> _Dataset records_:
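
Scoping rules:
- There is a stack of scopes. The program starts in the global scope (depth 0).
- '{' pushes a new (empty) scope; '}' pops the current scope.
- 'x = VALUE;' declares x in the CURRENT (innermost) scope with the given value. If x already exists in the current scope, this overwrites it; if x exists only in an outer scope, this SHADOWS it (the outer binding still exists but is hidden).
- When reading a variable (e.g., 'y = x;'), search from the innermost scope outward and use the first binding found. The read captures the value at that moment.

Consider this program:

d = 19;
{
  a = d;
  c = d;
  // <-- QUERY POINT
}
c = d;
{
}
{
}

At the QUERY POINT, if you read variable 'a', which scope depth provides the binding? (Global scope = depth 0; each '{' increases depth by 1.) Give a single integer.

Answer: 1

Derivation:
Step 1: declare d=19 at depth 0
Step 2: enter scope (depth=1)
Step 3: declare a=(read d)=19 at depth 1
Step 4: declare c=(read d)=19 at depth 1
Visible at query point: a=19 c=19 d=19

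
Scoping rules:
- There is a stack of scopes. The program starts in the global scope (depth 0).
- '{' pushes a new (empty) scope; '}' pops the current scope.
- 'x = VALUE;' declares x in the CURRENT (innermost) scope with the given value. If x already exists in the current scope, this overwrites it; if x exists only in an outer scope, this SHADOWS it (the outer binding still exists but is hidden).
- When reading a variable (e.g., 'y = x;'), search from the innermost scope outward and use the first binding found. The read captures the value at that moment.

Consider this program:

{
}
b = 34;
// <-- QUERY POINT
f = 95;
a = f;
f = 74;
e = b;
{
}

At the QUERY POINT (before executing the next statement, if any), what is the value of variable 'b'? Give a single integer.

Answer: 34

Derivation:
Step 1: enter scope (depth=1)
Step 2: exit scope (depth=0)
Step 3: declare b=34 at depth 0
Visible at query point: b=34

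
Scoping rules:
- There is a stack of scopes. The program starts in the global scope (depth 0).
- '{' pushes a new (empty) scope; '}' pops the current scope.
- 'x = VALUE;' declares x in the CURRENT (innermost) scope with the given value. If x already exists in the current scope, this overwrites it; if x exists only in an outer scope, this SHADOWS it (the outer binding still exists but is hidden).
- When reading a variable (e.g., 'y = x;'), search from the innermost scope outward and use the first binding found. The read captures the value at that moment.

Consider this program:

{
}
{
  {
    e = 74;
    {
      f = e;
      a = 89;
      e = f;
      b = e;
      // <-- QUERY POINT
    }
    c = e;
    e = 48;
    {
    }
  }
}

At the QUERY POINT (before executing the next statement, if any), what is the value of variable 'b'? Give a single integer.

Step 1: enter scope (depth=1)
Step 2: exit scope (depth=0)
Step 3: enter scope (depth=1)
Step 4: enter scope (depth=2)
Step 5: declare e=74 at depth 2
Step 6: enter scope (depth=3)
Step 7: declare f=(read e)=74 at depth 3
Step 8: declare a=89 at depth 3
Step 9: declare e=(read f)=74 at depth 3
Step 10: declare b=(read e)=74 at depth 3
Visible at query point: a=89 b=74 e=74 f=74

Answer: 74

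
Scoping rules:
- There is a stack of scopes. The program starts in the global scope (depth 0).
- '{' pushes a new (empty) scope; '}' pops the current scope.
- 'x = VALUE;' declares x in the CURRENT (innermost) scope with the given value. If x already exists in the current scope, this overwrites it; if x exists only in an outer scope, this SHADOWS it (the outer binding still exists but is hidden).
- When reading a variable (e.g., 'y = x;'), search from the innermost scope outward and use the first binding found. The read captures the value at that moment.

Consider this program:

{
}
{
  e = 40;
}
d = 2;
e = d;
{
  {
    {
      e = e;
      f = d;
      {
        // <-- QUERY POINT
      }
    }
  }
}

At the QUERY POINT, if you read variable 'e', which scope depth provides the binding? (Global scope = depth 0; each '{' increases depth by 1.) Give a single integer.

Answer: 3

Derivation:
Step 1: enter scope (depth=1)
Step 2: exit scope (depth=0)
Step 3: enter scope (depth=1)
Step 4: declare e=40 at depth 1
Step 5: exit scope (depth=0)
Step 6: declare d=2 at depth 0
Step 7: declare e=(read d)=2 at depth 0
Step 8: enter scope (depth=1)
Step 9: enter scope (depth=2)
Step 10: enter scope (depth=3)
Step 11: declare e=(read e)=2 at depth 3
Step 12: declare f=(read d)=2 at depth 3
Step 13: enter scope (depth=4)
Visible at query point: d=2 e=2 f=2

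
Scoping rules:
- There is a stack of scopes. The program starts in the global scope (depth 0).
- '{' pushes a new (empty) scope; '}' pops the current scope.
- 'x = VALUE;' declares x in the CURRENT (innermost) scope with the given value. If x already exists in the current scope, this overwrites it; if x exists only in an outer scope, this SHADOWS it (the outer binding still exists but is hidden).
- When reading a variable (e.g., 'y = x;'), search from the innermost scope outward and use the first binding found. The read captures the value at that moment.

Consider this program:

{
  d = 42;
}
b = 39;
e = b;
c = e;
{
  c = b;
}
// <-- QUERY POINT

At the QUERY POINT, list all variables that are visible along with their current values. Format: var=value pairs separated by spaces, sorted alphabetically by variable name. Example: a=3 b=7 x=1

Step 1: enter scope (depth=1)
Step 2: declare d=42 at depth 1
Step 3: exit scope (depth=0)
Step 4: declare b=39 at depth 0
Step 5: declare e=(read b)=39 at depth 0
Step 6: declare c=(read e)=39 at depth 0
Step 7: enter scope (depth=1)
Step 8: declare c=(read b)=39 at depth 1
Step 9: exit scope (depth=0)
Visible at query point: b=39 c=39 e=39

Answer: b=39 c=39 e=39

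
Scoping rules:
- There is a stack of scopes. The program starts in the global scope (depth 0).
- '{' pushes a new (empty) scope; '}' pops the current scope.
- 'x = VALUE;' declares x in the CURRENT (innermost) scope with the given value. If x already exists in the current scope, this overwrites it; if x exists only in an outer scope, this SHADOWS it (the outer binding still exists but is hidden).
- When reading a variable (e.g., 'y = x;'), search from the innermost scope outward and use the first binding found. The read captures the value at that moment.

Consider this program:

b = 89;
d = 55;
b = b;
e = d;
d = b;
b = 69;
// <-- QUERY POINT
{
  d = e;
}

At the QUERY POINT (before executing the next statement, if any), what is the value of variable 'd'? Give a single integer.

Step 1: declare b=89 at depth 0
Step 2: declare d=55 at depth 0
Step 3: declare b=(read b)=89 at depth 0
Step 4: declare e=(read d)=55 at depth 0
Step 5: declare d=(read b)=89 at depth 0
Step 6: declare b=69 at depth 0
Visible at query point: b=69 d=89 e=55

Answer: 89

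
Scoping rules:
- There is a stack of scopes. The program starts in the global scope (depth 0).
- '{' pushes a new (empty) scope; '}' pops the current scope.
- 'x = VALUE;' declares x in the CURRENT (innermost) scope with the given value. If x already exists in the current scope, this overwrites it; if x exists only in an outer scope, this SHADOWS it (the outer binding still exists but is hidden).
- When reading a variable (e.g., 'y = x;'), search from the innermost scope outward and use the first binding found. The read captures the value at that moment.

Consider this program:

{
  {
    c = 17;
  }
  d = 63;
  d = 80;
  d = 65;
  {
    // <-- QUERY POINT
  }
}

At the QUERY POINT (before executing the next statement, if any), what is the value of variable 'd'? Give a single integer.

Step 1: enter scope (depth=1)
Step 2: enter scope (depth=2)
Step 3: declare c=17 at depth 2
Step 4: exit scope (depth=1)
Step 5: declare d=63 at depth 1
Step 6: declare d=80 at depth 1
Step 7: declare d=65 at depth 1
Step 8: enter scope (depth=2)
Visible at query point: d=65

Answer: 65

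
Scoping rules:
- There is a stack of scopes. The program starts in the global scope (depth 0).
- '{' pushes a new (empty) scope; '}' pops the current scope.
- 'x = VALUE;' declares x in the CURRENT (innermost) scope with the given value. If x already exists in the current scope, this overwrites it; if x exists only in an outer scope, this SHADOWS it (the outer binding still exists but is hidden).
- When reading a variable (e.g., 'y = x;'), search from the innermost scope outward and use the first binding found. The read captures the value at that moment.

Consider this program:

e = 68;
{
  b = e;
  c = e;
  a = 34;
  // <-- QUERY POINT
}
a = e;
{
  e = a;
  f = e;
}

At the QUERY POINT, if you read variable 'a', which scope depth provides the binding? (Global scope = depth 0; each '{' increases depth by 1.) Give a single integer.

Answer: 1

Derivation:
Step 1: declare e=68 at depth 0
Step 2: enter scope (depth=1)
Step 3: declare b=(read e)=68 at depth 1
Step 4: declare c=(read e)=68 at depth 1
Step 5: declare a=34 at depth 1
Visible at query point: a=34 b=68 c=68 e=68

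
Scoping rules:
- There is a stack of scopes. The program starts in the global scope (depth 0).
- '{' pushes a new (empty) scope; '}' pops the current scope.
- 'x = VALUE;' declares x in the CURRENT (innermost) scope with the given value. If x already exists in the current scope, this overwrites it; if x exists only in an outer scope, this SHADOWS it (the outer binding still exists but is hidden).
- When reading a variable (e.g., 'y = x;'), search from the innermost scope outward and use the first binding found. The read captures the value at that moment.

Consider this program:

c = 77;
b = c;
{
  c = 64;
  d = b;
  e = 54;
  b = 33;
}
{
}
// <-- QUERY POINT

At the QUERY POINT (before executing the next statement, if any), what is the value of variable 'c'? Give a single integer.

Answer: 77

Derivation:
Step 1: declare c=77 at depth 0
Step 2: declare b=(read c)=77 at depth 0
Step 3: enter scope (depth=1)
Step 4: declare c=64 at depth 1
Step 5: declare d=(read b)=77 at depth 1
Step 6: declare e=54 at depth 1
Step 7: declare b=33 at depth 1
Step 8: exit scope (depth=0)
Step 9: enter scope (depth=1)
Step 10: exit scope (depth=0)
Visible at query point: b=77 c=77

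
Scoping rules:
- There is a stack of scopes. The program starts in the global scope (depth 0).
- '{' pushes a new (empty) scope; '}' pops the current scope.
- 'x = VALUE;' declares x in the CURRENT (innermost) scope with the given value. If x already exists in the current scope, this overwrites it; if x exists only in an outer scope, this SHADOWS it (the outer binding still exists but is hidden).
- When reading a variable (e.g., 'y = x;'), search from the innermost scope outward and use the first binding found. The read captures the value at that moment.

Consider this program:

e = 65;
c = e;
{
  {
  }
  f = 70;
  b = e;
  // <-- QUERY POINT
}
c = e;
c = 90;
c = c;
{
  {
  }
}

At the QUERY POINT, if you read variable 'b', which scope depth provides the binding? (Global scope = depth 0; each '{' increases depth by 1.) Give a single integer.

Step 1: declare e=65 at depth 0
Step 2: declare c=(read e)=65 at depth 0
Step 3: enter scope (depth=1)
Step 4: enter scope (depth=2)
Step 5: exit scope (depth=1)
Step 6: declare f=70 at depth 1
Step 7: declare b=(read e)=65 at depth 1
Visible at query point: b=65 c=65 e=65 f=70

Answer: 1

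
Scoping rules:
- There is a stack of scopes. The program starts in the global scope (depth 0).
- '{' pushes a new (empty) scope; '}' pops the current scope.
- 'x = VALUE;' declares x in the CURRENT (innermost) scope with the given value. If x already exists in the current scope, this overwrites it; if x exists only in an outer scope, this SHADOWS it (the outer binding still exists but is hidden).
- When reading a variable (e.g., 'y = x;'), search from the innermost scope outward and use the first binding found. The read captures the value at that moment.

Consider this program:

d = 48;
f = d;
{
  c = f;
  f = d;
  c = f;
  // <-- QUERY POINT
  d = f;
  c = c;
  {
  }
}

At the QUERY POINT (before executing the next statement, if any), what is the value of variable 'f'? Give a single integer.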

> _Problem requirements_: Set down exactly, and only, the lines from the one containing "At the QUERY POINT, if you read variable 'b', which" to the final line of the data.

> _Answer below_:
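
At the QUERY POINT, if you read variable 'b', which scope depth provides the binding? (Global scope = depth 0; each '{' increases depth by 1.) Give a single integer.

Step 1: declare e=65 at depth 0
Step 2: declare c=(read e)=65 at depth 0
Step 3: enter scope (depth=1)
Step 4: enter scope (depth=2)
Step 5: exit scope (depth=1)
Step 6: declare f=70 at depth 1
Step 7: declare b=(read e)=65 at depth 1
Visible at query point: b=65 c=65 e=65 f=70

Answer: 1

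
Scoping rules:
- There is a stack of scopes. The program starts in the global scope (depth 0).
- '{' pushes a new (empty) scope; '}' pops the current scope.
- 'x = VALUE;' declares x in the CURRENT (innermost) scope with the given value. If x already exists in the current scope, this overwrites it; if x exists only in an outer scope, this SHADOWS it (the outer binding still exists but is hidden).
- When reading a variable (e.g., 'y = x;'), search from the innermost scope outward and use the first binding found. The read captures the value at that moment.

Consider this program:

d = 48;
f = d;
{
  c = f;
  f = d;
  c = f;
  // <-- QUERY POINT
  d = f;
  c = c;
  {
  }
}

At the QUERY POINT (before executing the next statement, if any), what is the value of variable 'f'? Give a single integer.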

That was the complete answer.